Could you find every line in the entries below that holds the word "these" and copy it?

Saved entries
<<<<

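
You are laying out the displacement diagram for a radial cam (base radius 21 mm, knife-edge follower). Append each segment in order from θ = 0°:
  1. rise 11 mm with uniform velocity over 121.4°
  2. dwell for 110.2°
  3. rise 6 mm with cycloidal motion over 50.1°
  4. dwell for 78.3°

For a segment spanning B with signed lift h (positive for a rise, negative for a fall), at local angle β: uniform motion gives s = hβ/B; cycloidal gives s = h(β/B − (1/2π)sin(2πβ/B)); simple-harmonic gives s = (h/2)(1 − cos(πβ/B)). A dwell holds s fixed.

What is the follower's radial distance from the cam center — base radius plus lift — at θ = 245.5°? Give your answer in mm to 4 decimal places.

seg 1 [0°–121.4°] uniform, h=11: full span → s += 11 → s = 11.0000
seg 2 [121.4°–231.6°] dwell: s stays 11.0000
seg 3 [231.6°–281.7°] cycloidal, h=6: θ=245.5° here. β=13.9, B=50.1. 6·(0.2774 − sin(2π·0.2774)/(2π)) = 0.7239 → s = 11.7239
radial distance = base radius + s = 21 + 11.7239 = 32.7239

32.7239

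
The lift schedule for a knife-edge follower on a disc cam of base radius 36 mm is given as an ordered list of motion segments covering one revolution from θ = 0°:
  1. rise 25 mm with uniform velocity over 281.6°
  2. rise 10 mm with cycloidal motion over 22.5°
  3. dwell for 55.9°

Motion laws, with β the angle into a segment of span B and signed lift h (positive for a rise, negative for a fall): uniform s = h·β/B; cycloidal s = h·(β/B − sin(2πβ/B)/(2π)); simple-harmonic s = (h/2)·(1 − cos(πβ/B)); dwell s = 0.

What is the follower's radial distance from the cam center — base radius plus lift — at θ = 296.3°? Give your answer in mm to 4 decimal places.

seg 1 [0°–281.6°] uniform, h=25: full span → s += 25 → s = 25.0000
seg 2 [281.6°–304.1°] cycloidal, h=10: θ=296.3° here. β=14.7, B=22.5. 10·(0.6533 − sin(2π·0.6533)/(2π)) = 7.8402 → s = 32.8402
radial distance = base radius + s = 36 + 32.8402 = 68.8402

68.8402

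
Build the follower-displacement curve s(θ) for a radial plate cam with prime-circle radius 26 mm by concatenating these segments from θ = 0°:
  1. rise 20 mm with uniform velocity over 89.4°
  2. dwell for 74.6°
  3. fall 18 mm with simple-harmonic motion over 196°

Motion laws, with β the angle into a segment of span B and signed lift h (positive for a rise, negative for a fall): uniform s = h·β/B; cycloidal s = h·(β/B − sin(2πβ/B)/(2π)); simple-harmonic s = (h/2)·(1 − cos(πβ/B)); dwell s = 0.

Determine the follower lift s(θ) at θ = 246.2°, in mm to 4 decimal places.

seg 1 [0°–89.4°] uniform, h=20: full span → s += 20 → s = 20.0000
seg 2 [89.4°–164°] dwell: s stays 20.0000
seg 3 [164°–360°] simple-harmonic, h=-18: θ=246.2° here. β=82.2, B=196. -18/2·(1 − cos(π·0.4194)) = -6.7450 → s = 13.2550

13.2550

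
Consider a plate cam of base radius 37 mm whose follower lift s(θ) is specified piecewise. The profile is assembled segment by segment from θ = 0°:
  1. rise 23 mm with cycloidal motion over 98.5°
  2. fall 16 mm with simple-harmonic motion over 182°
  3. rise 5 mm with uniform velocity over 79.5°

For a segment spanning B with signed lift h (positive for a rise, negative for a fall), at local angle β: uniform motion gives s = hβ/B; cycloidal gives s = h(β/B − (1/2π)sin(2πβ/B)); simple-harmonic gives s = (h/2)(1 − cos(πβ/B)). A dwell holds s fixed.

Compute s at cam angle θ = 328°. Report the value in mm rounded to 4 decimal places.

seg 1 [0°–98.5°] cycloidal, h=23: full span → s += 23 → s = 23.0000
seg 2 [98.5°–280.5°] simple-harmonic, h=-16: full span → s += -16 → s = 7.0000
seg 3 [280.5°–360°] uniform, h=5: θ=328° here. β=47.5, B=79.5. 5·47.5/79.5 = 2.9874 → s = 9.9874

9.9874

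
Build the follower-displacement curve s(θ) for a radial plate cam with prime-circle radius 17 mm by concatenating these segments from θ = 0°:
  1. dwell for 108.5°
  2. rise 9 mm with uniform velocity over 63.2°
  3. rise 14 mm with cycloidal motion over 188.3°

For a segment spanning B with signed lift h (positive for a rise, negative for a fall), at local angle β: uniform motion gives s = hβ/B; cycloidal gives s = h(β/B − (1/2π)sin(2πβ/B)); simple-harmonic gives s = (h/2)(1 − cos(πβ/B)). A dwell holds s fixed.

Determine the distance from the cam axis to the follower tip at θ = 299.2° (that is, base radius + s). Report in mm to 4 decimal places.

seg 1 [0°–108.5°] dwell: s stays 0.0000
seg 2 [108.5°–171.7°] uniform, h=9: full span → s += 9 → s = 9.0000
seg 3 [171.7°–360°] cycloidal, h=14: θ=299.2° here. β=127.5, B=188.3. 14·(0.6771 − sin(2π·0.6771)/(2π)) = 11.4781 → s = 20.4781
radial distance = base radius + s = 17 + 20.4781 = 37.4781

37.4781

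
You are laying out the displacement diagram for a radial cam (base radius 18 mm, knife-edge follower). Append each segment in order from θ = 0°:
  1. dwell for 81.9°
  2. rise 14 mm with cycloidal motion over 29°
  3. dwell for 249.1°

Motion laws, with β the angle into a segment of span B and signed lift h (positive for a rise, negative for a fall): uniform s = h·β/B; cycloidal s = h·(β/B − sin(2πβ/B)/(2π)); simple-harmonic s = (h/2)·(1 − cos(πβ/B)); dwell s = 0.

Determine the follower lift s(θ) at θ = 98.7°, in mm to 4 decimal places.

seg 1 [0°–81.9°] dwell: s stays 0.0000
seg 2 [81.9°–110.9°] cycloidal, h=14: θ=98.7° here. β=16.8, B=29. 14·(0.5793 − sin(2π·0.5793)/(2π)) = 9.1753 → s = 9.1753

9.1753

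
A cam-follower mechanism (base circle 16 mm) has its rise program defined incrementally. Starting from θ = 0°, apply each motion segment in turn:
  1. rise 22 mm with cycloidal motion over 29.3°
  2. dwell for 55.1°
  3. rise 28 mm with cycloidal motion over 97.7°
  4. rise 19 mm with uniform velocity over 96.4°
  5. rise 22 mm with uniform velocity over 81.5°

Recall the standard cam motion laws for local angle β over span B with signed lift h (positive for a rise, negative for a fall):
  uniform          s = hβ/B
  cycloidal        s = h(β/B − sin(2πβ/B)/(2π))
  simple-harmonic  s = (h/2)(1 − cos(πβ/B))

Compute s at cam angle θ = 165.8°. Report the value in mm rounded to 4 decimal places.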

>>>>

◆ **Response**
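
Build the follower-displacement curve s(θ) for a radial plate cam with prime-circle radius 26 mm by concatenating these segments from θ = 0°:
Build the follower-displacement curve s(θ) for a radial plate cam with prime-circle radius 17 mm by concatenating these segments from θ = 0°: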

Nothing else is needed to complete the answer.